● EXERCISE
All lines of the material should be given again exactly.

Content starts

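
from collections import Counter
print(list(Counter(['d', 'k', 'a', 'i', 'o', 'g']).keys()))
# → ['d', 'k', 'a', 'i', 'o', 'g']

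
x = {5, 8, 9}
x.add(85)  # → {5, 8, 9, 85}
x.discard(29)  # {5, 8, 9, 85}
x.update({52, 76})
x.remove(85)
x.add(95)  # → {5, 8, 9, 52, 76, 95}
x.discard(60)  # {5, 8, 9, 52, 76, 95}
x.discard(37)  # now {5, 8, 9, 52, 76, 95}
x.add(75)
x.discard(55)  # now {5, 8, 9, 52, 75, 76, 95}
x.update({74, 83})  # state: {5, 8, 9, 52, 74, 75, 76, 83, 95}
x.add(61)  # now {5, 8, 9, 52, 61, 74, 75, 76, 83, 95}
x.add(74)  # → {5, 8, 9, 52, 61, 74, 75, 76, 83, 95}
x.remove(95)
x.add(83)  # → {5, 8, 9, 52, 61, 74, 75, 76, 83}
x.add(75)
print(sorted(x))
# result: [5, 8, 9, 52, 61, 74, 75, 76, 83]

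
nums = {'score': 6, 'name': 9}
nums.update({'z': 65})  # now {'score': 6, 'name': 9, 'z': 65}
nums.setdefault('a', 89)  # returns 89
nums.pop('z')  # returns 65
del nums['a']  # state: {'score': 6, 'name': 9}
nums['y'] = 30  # {'score': 6, 'name': 9, 'y': 30}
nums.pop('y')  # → 30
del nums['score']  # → {'name': 9}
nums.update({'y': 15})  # {'name': 9, 'y': 15}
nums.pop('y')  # 15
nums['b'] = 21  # {'name': 9, 'b': 21}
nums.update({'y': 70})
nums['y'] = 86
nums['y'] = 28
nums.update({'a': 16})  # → {'name': 9, 'b': 21, 'y': 28, 'a': 16}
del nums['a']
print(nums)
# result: {'name': 9, 'b': 21, 'y': 28}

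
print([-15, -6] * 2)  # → [-15, -6, -15, -6]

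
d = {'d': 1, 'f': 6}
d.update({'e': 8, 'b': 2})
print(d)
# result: {'d': 1, 'f': 6, 'e': 8, 'b': 2}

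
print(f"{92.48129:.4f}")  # 92.4813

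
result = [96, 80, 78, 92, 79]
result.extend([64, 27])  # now [96, 80, 78, 92, 79, 64, 27]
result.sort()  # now [27, 64, 78, 79, 80, 92, 96]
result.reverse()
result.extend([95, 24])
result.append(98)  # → [96, 92, 80, 79, 78, 64, 27, 95, 24, 98]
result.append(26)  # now [96, 92, 80, 79, 78, 64, 27, 95, 24, 98, 26]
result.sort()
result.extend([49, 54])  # [24, 26, 27, 64, 78, 79, 80, 92, 95, 96, 98, 49, 54]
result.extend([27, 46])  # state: [24, 26, 27, 64, 78, 79, 80, 92, 95, 96, 98, 49, 54, 27, 46]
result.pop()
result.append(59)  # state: [24, 26, 27, 64, 78, 79, 80, 92, 95, 96, 98, 49, 54, 27, 59]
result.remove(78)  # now [24, 26, 27, 64, 79, 80, 92, 95, 96, 98, 49, 54, 27, 59]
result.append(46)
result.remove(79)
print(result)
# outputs [24, 26, 27, 64, 80, 92, 95, 96, 98, 49, 54, 27, 59, 46]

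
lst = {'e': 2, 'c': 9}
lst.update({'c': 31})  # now {'e': 2, 'c': 31}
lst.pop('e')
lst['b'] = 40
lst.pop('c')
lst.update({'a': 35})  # {'b': 40, 'a': 35}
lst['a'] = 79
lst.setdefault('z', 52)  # 52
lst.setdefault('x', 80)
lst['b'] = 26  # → {'b': 26, 'a': 79, 'z': 52, 'x': 80}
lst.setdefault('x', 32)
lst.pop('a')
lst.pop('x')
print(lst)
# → {'b': 26, 'z': 52}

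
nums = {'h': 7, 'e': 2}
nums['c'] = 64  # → {'h': 7, 'e': 2, 'c': 64}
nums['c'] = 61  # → {'h': 7, 'e': 2, 'c': 61}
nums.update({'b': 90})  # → {'h': 7, 'e': 2, 'c': 61, 'b': 90}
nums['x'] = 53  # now {'h': 7, 'e': 2, 'c': 61, 'b': 90, 'x': 53}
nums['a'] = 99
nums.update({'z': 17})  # {'h': 7, 'e': 2, 'c': 61, 'b': 90, 'x': 53, 'a': 99, 'z': 17}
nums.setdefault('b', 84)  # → 90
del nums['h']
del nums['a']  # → {'e': 2, 'c': 61, 'b': 90, 'x': 53, 'z': 17}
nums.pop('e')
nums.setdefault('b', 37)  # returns 90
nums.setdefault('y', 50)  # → 50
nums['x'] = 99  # {'c': 61, 'b': 90, 'x': 99, 'z': 17, 'y': 50}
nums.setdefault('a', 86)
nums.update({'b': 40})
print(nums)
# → {'c': 61, 'b': 40, 'x': 99, 'z': 17, 'y': 50, 'a': 86}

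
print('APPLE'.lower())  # apple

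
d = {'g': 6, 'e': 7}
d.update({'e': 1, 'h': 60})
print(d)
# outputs {'g': 6, 'e': 1, 'h': 60}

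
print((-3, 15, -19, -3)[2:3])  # (-19,)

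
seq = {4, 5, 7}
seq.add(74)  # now {4, 5, 7, 74}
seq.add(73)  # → {4, 5, 7, 73, 74}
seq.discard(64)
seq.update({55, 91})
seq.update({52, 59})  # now {4, 5, 7, 52, 55, 59, 73, 74, 91}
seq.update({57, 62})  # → {4, 5, 7, 52, 55, 57, 59, 62, 73, 74, 91}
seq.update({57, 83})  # {4, 5, 7, 52, 55, 57, 59, 62, 73, 74, 83, 91}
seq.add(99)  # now {4, 5, 7, 52, 55, 57, 59, 62, 73, 74, 83, 91, 99}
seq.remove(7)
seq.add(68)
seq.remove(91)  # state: {4, 5, 52, 55, 57, 59, 62, 68, 73, 74, 83, 99}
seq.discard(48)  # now {4, 5, 52, 55, 57, 59, 62, 68, 73, 74, 83, 99}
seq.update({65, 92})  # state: {4, 5, 52, 55, 57, 59, 62, 65, 68, 73, 74, 83, 92, 99}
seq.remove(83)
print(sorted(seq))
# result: [4, 5, 52, 55, 57, 59, 62, 65, 68, 73, 74, 92, 99]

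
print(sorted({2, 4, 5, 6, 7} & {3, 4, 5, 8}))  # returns [4, 5]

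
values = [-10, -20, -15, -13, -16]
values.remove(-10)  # [-20, -15, -13, -16]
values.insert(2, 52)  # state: [-20, -15, 52, -13, -16]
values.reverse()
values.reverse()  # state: [-20, -15, 52, -13, -16]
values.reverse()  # [-16, -13, 52, -15, -20]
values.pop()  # -20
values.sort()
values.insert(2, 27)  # [-16, -15, 27, -13, 52]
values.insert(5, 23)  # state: [-16, -15, 27, -13, 52, 23]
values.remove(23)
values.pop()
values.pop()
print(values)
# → [-16, -15, 27]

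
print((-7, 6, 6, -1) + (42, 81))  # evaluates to (-7, 6, 6, -1, 42, 81)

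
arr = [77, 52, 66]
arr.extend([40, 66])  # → [77, 52, 66, 40, 66]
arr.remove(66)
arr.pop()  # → 66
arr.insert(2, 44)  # [77, 52, 44, 40]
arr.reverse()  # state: [40, 44, 52, 77]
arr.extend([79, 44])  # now [40, 44, 52, 77, 79, 44]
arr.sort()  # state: [40, 44, 44, 52, 77, 79]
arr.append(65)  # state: [40, 44, 44, 52, 77, 79, 65]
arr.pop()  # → 65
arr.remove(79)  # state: [40, 44, 44, 52, 77]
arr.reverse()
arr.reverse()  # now [40, 44, 44, 52, 77]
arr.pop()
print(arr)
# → [40, 44, 44, 52]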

Content ends

● TASK SOLUTION
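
from collections import Counter
print(list(Counter(['d', 'k', 'a', 'i', 'o', 'g']).keys()))
# → ['d', 'k', 'a', 'i', 'o', 'g']

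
x = {5, 8, 9}
x.add(85)  # → {5, 8, 9, 85}
x.discard(29)  # {5, 8, 9, 85}
x.update({52, 76})
x.remove(85)
x.add(95)  # → {5, 8, 9, 52, 76, 95}
x.discard(60)  # {5, 8, 9, 52, 76, 95}
x.discard(37)  # now {5, 8, 9, 52, 76, 95}
x.add(75)
x.discard(55)  # now {5, 8, 9, 52, 75, 76, 95}
x.update({74, 83})  # state: {5, 8, 9, 52, 74, 75, 76, 83, 95}
x.add(61)  # now {5, 8, 9, 52, 61, 74, 75, 76, 83, 95}
x.add(74)  # → {5, 8, 9, 52, 61, 74, 75, 76, 83, 95}
x.remove(95)
x.add(83)  # → {5, 8, 9, 52, 61, 74, 75, 76, 83}
x.add(75)
print(sorted(x))
# result: [5, 8, 9, 52, 61, 74, 75, 76, 83]

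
nums = {'score': 6, 'name': 9}
nums.update({'z': 65})  # now {'score': 6, 'name': 9, 'z': 65}
nums.setdefault('a', 89)  # returns 89
nums.pop('z')  # returns 65
del nums['a']  # state: {'score': 6, 'name': 9}
nums['y'] = 30  # {'score': 6, 'name': 9, 'y': 30}
nums.pop('y')  # → 30
del nums['score']  # → {'name': 9}
nums.update({'y': 15})  # {'name': 9, 'y': 15}
nums.pop('y')  # 15
nums['b'] = 21  # {'name': 9, 'b': 21}
nums.update({'y': 70})
nums['y'] = 86
nums['y'] = 28
nums.update({'a': 16})  # → {'name': 9, 'b': 21, 'y': 28, 'a': 16}
del nums['a']
print(nums)
# result: {'name': 9, 'b': 21, 'y': 28}

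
print([-15, -6] * 2)  # → [-15, -6, -15, -6]

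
d = {'d': 1, 'f': 6}
d.update({'e': 8, 'b': 2})
print(d)
# result: {'d': 1, 'f': 6, 'e': 8, 'b': 2}

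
print(f"{92.48129:.4f}")  # 92.4813

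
result = [96, 80, 78, 92, 79]
result.extend([64, 27])  # now [96, 80, 78, 92, 79, 64, 27]
result.sort()  # now [27, 64, 78, 79, 80, 92, 96]
result.reverse()
result.extend([95, 24])
result.append(98)  # → [96, 92, 80, 79, 78, 64, 27, 95, 24, 98]
result.append(26)  # now [96, 92, 80, 79, 78, 64, 27, 95, 24, 98, 26]
result.sort()
result.extend([49, 54])  # [24, 26, 27, 64, 78, 79, 80, 92, 95, 96, 98, 49, 54]
result.extend([27, 46])  # state: [24, 26, 27, 64, 78, 79, 80, 92, 95, 96, 98, 49, 54, 27, 46]
result.pop()
result.append(59)  # state: [24, 26, 27, 64, 78, 79, 80, 92, 95, 96, 98, 49, 54, 27, 59]
result.remove(78)  # now [24, 26, 27, 64, 79, 80, 92, 95, 96, 98, 49, 54, 27, 59]
result.append(46)
result.remove(79)
print(result)
# outputs [24, 26, 27, 64, 80, 92, 95, 96, 98, 49, 54, 27, 59, 46]

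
lst = {'e': 2, 'c': 9}
lst.update({'c': 31})  # now {'e': 2, 'c': 31}
lst.pop('e')
lst['b'] = 40
lst.pop('c')
lst.update({'a': 35})  # {'b': 40, 'a': 35}
lst['a'] = 79
lst.setdefault('z', 52)  # 52
lst.setdefault('x', 80)
lst['b'] = 26  # → {'b': 26, 'a': 79, 'z': 52, 'x': 80}
lst.setdefault('x', 32)
lst.pop('a')
lst.pop('x')
print(lst)
# → {'b': 26, 'z': 52}

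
nums = {'h': 7, 'e': 2}
nums['c'] = 64  # → {'h': 7, 'e': 2, 'c': 64}
nums['c'] = 61  # → {'h': 7, 'e': 2, 'c': 61}
nums.update({'b': 90})  # → {'h': 7, 'e': 2, 'c': 61, 'b': 90}
nums['x'] = 53  # now {'h': 7, 'e': 2, 'c': 61, 'b': 90, 'x': 53}
nums['a'] = 99
nums.update({'z': 17})  # {'h': 7, 'e': 2, 'c': 61, 'b': 90, 'x': 53, 'a': 99, 'z': 17}
nums.setdefault('b', 84)  # → 90
del nums['h']
del nums['a']  # → {'e': 2, 'c': 61, 'b': 90, 'x': 53, 'z': 17}
nums.pop('e')
nums.setdefault('b', 37)  # returns 90
nums.setdefault('y', 50)  # → 50
nums['x'] = 99  # {'c': 61, 'b': 90, 'x': 99, 'z': 17, 'y': 50}
nums.setdefault('a', 86)
nums.update({'b': 40})
print(nums)
# → {'c': 61, 'b': 40, 'x': 99, 'z': 17, 'y': 50, 'a': 86}

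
print('APPLE'.lower())  # apple

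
d = {'g': 6, 'e': 7}
d.update({'e': 1, 'h': 60})
print(d)
# outputs {'g': 6, 'e': 1, 'h': 60}

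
print((-3, 15, -19, -3)[2:3])  # (-19,)

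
seq = {4, 5, 7}
seq.add(74)  # now {4, 5, 7, 74}
seq.add(73)  # → {4, 5, 7, 73, 74}
seq.discard(64)
seq.update({55, 91})
seq.update({52, 59})  # now {4, 5, 7, 52, 55, 59, 73, 74, 91}
seq.update({57, 62})  # → {4, 5, 7, 52, 55, 57, 59, 62, 73, 74, 91}
seq.update({57, 83})  # {4, 5, 7, 52, 55, 57, 59, 62, 73, 74, 83, 91}
seq.add(99)  # now {4, 5, 7, 52, 55, 57, 59, 62, 73, 74, 83, 91, 99}
seq.remove(7)
seq.add(68)
seq.remove(91)  # state: {4, 5, 52, 55, 57, 59, 62, 68, 73, 74, 83, 99}
seq.discard(48)  # now {4, 5, 52, 55, 57, 59, 62, 68, 73, 74, 83, 99}
seq.update({65, 92})  # state: {4, 5, 52, 55, 57, 59, 62, 65, 68, 73, 74, 83, 92, 99}
seq.remove(83)
print(sorted(seq))
# result: [4, 5, 52, 55, 57, 59, 62, 65, 68, 73, 74, 92, 99]

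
print(sorted({2, 4, 5, 6, 7} & {3, 4, 5, 8}))  # returns [4, 5]

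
values = [-10, -20, -15, -13, -16]
values.remove(-10)  # [-20, -15, -13, -16]
values.insert(2, 52)  # state: [-20, -15, 52, -13, -16]
values.reverse()
values.reverse()  # state: [-20, -15, 52, -13, -16]
values.reverse()  # [-16, -13, 52, -15, -20]
values.pop()  # -20
values.sort()
values.insert(2, 27)  # [-16, -15, 27, -13, 52]
values.insert(5, 23)  # state: [-16, -15, 27, -13, 52, 23]
values.remove(23)
values.pop()
values.pop()
print(values)
# → [-16, -15, 27]

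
print((-7, 6, 6, -1) + (42, 81))  # evaluates to (-7, 6, 6, -1, 42, 81)

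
arr = [77, 52, 66]
arr.extend([40, 66])  # → [77, 52, 66, 40, 66]
arr.remove(66)
arr.pop()  # → 66
arr.insert(2, 44)  # [77, 52, 44, 40]
arr.reverse()  # state: [40, 44, 52, 77]
arr.extend([79, 44])  # now [40, 44, 52, 77, 79, 44]
arr.sort()  # state: [40, 44, 44, 52, 77, 79]
arr.append(65)  # state: [40, 44, 44, 52, 77, 79, 65]
arr.pop()  # → 65
arr.remove(79)  # state: [40, 44, 44, 52, 77]
arr.reverse()
arr.reverse()  # now [40, 44, 44, 52, 77]
arr.pop()
print(arr)
# → [40, 44, 44, 52]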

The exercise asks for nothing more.